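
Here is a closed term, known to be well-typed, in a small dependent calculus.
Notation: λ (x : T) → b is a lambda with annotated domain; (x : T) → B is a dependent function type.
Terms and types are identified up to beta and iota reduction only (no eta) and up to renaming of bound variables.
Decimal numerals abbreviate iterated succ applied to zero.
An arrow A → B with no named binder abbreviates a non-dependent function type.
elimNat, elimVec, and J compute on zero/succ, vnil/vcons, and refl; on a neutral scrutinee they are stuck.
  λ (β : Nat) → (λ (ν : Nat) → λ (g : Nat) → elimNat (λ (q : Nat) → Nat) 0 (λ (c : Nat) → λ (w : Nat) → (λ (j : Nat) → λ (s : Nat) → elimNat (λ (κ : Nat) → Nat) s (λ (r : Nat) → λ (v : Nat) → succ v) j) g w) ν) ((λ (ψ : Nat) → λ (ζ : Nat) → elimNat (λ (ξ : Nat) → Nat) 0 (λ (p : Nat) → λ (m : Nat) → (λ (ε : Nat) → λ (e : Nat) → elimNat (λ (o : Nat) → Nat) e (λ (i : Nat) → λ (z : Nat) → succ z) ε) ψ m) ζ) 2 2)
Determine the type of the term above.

inferred type:
  Nat → Nat → Nat


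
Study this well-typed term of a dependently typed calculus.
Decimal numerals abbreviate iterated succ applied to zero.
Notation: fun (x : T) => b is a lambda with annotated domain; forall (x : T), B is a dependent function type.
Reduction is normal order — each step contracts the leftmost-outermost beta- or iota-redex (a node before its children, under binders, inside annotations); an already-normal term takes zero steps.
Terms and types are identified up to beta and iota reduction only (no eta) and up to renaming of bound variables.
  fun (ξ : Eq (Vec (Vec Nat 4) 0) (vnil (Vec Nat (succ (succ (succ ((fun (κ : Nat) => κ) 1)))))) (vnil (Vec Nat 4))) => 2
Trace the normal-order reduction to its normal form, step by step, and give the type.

normal-order reduction:
  fun (ξ : Eq (Vec (Vec Nat 4) 0) (vnil (Vec Nat (succ (succ (succ ((fun (κ : Nat) => κ) 1)))))) (vnil (Vec Nat 4))) => 2
  ~> fun (ξ : Eq (Vec (Vec Nat 4) 0) (vnil (Vec Nat 4)) (vnil (Vec Nat 4))) => 2
type:
  forall (ξ : Eq (Vec (Vec Nat 4) 0) (vnil (Vec Nat 4)) (vnil (Vec Nat 4))), Nat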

───

Could you retype all of the entries exactly, leaving none out?

→ **RESULT OF THE EXERCISE**:
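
Here is a closed term, known to be well-typed, in a small dependent calculus.
Notation: λ (x : T) → b is a lambda with annotated domain; (x : T) → B is a dependent function type.
Terms and types are identified up to beta and iota reduction only (no eta) and up to renaming of bound variables.
Decimal numerals abbreviate iterated succ applied to zero.
An arrow A → B with no named binder abbreviates a non-dependent function type.
elimNat, elimVec, and J compute on zero/succ, vnil/vcons, and refl; on a neutral scrutinee they are stuck.
  λ (β : Nat) → (λ (ν : Nat) → λ (g : Nat) → elimNat (λ (q : Nat) → Nat) 0 (λ (c : Nat) → λ (w : Nat) → (λ (j : Nat) → λ (s : Nat) → elimNat (λ (κ : Nat) → Nat) s (λ (r : Nat) → λ (v : Nat) → succ v) j) g w) ν) ((λ (ψ : Nat) → λ (ζ : Nat) → elimNat (λ (ξ : Nat) → Nat) 0 (λ (p : Nat) → λ (m : Nat) → (λ (ε : Nat) → λ (e : Nat) → elimNat (λ (o : Nat) → Nat) e (λ (i : Nat) → λ (z : Nat) → succ z) ε) ψ m) ζ) 2 2)
Determine the type of the term above.

inferred type:
  Nat → Nat → Nat


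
Study this well-typed term of a dependently typed calculus.
Decimal numerals abbreviate iterated succ applied to zero.
Notation: fun (x : T) => b is a lambda with annotated domain; forall (x : T), B is a dependent function type.
Reduction is normal order — each step contracts the leftmost-outermost beta- or iota-redex (a node before its children, under binders, inside annotations); an already-normal term takes zero steps.
Terms and types are identified up to beta and iota reduction only (no eta) and up to renaming of bound variables.
  fun (ξ : Eq (Vec (Vec Nat 4) 0) (vnil (Vec Nat (succ (succ (succ ((fun (κ : Nat) => κ) 1)))))) (vnil (Vec Nat 4))) => 2
Trace the normal-order reduction to its normal form, step by step, and give the type.

normal-order reduction:
  fun (ξ : Eq (Vec (Vec Nat 4) 0) (vnil (Vec Nat (succ (succ (succ ((fun (κ : Nat) => κ) 1)))))) (vnil (Vec Nat 4))) => 2
  ~> fun (ξ : Eq (Vec (Vec Nat 4) 0) (vnil (Vec Nat 4)) (vnil (Vec Nat 4))) => 2
type:
  forall (ξ : Eq (Vec (Vec Nat 4) 0) (vnil (Vec Nat 4)) (vnil (Vec Nat 4))), Nat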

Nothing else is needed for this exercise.